(Supplied records begins)
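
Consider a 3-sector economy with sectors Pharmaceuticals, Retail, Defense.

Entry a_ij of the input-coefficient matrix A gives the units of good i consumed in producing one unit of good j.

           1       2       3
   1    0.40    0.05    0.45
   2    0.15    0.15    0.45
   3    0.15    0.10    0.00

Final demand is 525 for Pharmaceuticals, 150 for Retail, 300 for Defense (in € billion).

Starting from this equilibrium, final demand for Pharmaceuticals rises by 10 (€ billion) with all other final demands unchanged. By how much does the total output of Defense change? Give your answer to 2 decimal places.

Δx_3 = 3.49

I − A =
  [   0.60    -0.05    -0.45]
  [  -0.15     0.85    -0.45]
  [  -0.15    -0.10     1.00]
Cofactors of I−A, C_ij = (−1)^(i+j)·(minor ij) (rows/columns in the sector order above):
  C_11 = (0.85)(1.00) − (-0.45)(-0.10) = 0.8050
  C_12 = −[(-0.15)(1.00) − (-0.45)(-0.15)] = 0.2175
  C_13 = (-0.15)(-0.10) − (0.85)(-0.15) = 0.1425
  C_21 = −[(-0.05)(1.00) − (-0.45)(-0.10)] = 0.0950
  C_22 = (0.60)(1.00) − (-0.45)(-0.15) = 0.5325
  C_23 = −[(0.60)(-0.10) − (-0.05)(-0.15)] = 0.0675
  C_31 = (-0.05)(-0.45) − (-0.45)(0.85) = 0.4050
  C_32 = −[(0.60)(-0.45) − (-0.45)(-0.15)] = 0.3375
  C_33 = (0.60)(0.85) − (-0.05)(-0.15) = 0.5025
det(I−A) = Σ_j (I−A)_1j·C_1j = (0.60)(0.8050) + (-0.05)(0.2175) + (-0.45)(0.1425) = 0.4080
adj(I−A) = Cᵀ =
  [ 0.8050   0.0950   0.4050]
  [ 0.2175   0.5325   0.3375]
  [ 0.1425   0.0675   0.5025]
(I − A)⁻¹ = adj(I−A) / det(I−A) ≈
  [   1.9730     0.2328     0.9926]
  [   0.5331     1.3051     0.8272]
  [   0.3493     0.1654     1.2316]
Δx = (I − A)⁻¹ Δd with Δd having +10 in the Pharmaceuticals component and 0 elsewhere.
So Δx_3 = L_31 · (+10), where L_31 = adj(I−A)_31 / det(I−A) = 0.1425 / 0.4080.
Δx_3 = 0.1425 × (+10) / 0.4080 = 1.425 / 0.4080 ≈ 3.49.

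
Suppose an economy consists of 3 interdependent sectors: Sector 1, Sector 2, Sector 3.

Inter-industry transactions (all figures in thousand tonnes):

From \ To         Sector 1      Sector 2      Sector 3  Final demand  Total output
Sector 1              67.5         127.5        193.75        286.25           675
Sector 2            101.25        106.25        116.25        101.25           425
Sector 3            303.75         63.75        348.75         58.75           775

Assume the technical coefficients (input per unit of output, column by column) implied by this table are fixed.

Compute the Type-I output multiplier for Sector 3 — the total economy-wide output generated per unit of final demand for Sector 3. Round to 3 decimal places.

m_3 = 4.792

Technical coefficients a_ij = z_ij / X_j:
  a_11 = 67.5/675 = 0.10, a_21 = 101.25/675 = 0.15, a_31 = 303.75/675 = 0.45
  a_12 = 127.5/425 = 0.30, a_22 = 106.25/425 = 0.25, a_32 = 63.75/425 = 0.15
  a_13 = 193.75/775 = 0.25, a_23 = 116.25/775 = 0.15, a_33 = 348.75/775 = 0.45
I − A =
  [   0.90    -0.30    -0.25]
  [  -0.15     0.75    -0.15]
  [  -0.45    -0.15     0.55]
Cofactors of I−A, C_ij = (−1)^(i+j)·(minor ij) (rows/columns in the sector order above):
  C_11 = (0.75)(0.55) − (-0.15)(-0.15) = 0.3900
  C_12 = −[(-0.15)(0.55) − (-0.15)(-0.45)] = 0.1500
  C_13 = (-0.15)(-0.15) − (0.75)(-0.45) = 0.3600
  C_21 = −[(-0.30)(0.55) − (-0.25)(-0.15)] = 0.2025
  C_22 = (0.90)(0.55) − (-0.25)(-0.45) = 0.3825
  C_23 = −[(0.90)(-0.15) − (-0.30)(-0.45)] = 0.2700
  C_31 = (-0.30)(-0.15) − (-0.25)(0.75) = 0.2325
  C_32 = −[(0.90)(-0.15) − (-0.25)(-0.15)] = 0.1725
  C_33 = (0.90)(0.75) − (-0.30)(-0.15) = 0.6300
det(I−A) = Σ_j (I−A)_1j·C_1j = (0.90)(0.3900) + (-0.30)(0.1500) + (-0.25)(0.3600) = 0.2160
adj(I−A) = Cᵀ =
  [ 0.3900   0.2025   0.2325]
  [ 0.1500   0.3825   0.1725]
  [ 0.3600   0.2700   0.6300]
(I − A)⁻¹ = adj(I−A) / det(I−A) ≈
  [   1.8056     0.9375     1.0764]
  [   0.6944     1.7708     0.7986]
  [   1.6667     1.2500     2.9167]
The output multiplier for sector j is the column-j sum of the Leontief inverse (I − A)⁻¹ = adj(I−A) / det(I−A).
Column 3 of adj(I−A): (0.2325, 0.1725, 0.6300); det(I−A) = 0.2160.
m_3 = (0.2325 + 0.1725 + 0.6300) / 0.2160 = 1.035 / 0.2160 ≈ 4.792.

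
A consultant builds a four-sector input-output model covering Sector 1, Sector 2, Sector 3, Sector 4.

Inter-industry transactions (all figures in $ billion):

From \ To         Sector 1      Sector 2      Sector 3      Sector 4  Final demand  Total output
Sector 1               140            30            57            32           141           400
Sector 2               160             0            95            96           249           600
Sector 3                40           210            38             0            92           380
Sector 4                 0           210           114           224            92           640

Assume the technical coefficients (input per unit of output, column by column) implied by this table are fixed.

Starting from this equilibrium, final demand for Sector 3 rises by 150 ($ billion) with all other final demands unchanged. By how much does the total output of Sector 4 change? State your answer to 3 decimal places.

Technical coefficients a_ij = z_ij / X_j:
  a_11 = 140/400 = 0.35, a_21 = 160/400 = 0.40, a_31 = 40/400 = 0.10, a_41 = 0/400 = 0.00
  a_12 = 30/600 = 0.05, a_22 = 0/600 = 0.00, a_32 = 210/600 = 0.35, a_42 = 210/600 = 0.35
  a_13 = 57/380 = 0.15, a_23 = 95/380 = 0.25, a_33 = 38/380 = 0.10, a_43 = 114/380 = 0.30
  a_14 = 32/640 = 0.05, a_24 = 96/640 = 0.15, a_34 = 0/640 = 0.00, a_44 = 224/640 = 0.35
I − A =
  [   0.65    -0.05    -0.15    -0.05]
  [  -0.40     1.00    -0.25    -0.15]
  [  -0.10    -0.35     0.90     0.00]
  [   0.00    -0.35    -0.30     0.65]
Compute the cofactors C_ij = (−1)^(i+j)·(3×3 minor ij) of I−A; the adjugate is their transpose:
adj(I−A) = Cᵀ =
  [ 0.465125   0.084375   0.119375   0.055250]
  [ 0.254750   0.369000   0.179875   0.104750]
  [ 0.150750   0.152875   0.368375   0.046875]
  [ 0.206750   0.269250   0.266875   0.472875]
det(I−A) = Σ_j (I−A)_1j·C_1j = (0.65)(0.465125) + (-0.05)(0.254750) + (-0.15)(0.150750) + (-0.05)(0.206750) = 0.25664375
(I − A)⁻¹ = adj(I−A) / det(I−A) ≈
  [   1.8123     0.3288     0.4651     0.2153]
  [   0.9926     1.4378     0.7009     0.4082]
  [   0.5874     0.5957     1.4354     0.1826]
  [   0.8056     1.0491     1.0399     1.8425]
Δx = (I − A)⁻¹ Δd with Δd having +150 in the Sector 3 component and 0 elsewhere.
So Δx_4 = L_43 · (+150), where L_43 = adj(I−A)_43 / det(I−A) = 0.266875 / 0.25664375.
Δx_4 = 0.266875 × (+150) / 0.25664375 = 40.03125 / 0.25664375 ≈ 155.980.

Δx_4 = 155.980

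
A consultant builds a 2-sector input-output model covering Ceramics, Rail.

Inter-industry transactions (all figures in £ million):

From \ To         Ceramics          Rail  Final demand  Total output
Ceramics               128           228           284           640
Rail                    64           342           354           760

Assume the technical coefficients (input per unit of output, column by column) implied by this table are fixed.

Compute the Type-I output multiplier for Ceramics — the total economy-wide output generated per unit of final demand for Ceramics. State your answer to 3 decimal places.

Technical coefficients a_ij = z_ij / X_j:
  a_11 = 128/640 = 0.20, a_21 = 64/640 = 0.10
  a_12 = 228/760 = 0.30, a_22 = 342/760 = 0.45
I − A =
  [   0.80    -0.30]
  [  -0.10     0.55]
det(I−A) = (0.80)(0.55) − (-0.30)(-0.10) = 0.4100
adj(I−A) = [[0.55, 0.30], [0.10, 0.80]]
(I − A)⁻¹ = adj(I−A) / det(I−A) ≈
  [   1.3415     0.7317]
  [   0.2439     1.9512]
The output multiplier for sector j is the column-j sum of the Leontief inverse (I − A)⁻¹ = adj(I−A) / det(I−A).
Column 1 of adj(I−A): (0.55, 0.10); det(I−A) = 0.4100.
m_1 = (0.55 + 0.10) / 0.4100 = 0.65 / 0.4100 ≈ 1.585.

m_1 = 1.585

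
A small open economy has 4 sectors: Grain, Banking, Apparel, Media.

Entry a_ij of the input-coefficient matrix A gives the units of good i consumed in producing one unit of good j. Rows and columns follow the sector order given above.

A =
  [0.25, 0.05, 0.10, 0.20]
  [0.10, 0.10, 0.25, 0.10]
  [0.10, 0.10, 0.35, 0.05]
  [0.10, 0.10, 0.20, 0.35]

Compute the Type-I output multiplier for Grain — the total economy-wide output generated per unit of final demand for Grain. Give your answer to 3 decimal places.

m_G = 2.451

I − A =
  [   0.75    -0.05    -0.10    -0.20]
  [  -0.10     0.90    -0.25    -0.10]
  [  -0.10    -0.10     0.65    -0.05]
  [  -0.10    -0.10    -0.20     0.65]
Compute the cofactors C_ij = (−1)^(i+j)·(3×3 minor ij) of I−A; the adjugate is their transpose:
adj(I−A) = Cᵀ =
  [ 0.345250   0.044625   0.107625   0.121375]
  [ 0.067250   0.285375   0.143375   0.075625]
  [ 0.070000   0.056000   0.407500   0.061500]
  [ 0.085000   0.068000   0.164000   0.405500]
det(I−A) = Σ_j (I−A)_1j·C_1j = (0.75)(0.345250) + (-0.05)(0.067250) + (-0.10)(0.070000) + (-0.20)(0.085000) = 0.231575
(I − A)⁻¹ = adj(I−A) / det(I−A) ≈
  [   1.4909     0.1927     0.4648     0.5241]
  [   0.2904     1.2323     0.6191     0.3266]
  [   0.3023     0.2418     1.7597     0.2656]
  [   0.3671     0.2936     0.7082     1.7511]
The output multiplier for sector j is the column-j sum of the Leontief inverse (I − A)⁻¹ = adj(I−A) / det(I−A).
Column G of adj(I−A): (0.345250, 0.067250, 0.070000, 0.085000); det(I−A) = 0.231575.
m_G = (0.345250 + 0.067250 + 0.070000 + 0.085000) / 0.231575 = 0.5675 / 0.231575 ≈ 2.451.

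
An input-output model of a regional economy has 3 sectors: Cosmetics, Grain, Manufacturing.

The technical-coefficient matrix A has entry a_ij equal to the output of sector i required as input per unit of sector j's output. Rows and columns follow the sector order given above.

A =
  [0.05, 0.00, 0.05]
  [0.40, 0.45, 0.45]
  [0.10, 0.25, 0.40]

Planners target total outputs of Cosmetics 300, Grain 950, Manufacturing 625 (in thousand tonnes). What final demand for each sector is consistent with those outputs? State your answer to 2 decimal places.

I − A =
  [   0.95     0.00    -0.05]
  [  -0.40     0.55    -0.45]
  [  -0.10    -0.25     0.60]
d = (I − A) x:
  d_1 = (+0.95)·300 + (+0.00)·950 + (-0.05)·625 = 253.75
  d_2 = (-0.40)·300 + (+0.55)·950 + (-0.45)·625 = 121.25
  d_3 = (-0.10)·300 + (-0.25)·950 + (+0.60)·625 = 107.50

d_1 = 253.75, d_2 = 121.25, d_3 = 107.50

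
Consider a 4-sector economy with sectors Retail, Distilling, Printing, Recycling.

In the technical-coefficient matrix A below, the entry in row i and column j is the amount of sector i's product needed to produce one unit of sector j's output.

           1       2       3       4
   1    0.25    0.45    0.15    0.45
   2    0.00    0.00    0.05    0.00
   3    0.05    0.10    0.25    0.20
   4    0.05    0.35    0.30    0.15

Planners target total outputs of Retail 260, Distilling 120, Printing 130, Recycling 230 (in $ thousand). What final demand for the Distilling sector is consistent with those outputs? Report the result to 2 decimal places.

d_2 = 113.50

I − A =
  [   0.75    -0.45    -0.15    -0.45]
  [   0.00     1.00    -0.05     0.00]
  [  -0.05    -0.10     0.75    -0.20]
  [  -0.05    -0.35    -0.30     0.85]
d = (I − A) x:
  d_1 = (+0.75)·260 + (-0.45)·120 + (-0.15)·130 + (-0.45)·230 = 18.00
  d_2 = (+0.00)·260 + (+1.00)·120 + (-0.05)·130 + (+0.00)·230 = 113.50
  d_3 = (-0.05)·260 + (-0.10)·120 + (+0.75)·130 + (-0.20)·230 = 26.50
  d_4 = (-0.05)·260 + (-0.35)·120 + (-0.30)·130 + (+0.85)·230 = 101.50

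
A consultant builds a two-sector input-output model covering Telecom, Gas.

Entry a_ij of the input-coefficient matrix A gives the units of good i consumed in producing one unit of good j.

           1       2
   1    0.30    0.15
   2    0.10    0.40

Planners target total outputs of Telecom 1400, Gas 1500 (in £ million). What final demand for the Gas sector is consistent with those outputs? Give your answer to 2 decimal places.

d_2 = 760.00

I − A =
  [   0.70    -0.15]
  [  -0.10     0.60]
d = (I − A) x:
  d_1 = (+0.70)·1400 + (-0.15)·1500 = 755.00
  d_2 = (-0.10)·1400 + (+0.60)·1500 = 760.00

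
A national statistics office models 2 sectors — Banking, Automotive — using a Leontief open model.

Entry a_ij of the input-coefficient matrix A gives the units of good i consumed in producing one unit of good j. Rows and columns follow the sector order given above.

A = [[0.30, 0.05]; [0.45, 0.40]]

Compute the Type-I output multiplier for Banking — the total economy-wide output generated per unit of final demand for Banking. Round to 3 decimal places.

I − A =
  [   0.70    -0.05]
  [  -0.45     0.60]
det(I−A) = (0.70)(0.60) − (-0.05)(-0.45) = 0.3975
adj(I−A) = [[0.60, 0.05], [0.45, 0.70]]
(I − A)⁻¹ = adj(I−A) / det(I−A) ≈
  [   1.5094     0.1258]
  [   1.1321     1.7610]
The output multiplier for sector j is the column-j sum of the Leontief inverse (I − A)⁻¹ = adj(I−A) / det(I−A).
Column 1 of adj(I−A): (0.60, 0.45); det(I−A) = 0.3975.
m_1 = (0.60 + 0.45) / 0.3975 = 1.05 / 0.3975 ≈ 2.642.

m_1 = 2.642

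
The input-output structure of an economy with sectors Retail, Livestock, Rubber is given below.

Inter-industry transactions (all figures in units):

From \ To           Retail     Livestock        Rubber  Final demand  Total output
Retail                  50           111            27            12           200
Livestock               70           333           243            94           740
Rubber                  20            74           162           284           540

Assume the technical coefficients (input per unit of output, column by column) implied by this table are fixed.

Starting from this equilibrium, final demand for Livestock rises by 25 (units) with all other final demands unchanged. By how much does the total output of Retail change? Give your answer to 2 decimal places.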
(Supplied records ends)
Check each line of the records for "transactions" and copy the ones that contain it.

## Result
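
Inter-industry transactions (all figures in thousand tonnes):
Inter-industry transactions (all figures in $ billion):
Inter-industry transactions (all figures in £ million):
Inter-industry transactions (all figures in units):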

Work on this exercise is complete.